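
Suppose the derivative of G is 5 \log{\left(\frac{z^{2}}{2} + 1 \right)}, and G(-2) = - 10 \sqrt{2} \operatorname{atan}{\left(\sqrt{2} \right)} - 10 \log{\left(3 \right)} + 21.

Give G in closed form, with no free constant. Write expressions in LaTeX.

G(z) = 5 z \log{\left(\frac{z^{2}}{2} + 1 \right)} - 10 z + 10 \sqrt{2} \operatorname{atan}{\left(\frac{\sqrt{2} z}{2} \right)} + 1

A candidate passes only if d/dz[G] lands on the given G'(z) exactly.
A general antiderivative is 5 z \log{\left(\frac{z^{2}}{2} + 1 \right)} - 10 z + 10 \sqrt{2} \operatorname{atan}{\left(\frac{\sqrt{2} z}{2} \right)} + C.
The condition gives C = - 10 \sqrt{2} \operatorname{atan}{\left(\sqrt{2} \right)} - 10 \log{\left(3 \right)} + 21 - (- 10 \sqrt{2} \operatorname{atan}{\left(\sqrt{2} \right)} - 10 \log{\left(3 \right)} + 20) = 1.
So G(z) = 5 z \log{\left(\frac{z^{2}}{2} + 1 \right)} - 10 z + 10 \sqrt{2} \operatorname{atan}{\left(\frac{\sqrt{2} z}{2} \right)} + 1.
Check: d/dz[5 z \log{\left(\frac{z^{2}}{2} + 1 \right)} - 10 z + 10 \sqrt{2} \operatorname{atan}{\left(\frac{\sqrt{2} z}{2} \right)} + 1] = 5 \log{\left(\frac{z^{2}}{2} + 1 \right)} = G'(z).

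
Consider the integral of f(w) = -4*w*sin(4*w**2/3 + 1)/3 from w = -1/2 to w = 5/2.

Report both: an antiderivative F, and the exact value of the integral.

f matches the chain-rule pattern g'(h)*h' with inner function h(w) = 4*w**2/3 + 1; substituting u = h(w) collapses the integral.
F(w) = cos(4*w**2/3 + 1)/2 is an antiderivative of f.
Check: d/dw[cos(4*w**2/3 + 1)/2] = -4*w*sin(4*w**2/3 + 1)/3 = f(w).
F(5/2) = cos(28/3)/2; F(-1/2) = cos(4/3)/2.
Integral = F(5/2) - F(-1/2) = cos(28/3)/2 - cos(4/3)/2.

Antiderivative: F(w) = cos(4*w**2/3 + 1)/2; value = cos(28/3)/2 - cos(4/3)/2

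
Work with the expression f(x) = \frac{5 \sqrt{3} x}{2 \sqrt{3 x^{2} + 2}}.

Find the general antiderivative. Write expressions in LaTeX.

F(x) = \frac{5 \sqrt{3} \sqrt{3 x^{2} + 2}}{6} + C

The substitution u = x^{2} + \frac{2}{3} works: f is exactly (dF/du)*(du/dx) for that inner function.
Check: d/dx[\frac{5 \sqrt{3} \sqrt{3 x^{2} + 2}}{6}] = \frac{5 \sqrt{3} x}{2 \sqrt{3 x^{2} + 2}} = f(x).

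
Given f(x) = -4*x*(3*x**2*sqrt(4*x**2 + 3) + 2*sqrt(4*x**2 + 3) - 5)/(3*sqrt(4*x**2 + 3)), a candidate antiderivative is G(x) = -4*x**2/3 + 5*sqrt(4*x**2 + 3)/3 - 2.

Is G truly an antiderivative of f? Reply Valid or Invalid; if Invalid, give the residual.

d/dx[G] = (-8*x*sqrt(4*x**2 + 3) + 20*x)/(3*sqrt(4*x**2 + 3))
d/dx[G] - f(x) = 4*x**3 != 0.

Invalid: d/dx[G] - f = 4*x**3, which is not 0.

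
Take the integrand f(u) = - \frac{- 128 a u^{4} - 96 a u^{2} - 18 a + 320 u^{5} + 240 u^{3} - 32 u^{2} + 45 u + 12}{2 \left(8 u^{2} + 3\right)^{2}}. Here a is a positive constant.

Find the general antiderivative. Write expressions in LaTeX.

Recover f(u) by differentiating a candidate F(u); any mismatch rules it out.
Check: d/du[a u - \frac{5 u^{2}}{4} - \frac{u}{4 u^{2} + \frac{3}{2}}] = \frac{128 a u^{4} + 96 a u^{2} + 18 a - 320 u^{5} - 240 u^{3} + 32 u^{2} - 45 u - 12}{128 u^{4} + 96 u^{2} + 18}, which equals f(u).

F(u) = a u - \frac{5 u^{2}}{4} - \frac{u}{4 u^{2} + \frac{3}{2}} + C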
══════════════════════════════
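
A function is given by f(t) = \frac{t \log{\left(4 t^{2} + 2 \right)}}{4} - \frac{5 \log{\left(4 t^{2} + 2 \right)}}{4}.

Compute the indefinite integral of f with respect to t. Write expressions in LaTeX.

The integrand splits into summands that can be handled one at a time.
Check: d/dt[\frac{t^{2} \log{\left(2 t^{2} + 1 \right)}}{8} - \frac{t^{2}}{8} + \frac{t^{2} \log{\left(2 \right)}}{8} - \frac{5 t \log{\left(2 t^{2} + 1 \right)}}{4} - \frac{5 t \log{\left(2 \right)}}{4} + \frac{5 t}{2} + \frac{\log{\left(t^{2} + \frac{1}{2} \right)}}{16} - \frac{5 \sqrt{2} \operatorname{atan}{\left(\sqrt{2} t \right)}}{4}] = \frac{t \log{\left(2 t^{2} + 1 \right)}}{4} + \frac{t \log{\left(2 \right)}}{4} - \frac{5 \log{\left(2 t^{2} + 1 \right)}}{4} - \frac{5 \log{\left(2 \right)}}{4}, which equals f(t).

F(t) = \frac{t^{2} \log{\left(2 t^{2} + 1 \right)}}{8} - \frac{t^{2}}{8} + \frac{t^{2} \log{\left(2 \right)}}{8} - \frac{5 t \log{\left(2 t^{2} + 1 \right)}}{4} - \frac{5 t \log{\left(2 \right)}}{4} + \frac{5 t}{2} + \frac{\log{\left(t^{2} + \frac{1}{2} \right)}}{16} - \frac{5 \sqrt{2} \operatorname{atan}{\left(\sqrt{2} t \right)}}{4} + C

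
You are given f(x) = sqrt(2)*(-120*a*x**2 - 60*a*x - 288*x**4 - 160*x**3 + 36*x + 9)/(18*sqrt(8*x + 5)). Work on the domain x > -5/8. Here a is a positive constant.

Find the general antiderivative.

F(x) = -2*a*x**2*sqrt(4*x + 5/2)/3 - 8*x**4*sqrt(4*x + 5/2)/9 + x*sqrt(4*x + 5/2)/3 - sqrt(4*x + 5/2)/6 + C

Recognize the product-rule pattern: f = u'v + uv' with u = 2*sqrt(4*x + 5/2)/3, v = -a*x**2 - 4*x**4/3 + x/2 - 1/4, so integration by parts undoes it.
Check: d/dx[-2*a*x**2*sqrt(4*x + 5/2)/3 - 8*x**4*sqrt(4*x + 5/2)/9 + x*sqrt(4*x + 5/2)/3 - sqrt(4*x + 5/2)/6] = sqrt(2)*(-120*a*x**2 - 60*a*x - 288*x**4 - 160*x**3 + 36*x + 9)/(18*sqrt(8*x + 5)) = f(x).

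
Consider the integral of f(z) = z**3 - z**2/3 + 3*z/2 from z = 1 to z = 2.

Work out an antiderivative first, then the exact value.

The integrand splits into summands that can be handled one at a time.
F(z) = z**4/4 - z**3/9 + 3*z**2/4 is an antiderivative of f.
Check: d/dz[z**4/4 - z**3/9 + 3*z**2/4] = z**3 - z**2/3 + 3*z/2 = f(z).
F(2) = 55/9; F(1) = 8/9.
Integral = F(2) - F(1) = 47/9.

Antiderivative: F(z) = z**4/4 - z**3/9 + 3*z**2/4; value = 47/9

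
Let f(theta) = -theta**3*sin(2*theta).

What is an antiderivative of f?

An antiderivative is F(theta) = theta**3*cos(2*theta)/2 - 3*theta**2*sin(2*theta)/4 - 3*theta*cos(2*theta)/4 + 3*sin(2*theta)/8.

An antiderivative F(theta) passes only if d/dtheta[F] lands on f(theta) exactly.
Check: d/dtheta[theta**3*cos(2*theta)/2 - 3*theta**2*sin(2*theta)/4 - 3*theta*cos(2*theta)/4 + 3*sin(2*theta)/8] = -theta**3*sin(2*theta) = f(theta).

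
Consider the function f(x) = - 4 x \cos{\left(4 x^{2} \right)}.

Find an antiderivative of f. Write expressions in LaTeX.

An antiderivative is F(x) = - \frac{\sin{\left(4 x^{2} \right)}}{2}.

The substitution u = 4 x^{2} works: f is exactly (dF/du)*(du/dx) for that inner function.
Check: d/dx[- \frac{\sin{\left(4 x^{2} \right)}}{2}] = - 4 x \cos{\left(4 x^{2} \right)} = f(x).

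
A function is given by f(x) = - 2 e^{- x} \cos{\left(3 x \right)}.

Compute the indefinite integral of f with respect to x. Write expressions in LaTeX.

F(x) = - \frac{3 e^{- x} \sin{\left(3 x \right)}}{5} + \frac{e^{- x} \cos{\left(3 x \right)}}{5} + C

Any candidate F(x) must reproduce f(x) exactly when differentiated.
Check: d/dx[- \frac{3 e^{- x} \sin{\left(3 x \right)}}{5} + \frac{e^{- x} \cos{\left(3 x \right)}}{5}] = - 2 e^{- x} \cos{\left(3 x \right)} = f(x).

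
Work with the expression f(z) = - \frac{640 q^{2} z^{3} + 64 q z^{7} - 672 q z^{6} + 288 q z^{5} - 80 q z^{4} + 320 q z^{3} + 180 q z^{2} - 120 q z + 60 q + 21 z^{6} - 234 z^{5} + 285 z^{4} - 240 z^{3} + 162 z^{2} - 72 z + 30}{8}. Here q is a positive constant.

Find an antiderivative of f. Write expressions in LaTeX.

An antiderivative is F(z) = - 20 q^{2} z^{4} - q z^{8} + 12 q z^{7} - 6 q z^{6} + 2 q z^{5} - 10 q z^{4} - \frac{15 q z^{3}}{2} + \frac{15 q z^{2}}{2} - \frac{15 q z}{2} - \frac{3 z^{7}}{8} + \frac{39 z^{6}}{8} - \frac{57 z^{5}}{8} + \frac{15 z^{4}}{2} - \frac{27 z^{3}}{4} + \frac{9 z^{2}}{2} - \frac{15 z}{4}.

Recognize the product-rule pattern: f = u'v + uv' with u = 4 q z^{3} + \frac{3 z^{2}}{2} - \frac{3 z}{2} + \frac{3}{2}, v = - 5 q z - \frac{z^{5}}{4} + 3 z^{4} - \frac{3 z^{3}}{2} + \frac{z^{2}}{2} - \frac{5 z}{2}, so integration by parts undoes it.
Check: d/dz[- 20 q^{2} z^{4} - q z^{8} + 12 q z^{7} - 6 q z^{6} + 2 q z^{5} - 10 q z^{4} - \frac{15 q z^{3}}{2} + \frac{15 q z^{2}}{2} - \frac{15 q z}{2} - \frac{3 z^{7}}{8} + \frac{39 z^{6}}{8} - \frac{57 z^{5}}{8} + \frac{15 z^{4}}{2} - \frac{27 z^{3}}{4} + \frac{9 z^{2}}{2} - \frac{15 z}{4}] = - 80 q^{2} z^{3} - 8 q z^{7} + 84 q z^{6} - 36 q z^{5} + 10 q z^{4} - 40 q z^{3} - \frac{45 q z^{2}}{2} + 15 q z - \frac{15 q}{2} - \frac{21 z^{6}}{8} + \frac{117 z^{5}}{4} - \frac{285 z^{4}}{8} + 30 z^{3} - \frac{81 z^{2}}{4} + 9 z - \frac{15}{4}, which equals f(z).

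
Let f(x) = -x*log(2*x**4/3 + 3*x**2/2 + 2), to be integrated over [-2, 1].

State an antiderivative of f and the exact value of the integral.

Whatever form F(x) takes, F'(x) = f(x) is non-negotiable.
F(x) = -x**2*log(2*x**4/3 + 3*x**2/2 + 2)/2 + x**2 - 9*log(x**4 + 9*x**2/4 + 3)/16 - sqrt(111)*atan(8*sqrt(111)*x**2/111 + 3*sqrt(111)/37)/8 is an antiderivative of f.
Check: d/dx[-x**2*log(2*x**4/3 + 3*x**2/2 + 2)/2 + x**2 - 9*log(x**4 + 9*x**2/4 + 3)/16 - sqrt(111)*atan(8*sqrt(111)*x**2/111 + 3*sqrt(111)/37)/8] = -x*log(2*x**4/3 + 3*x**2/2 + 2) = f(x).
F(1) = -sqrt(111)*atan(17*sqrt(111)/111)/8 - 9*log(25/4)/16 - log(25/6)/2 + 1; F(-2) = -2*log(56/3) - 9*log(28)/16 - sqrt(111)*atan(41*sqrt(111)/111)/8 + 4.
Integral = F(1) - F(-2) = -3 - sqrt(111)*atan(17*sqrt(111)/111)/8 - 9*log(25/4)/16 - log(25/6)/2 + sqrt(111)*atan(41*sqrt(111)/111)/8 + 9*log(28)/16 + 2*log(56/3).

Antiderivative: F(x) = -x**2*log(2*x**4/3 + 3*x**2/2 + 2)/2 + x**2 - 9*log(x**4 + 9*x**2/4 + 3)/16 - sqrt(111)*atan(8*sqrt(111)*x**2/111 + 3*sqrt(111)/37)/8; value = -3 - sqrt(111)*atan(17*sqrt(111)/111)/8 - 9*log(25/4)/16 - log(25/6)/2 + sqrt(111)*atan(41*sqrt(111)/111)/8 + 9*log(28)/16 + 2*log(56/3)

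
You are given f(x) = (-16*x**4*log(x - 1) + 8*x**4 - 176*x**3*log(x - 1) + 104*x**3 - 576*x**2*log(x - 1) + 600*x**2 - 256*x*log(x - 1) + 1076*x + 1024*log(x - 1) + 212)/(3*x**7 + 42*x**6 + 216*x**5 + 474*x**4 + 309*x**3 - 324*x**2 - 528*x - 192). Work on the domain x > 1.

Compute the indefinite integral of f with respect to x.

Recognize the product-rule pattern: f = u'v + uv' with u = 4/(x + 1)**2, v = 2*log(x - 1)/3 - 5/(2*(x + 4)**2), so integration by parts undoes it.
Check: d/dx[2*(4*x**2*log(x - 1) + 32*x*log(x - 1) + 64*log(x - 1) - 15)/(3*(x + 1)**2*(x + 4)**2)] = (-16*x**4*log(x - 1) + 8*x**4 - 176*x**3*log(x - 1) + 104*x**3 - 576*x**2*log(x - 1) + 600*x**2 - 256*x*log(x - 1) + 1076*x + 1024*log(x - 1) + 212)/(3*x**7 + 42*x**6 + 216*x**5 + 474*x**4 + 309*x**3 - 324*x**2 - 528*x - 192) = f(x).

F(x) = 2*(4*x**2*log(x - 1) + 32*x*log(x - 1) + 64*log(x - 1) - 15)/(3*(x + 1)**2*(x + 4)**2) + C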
══════════════════════════════
Exercise goal.
What the answer needs is every line from the data above with "Consider" in it.

Answer section.
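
Consider the integral of f(w) = -4*w*sin(4*w**2/3 + 1)/3 from w = -1/2 to w = 5/2.
Consider the integral of f(z) = z**3 - z**2/3 + 3*z/2 from z = 1 to z = 2.
Consider the function f(x) = - 4 x \cos{\left(4 x^{2} \right)}.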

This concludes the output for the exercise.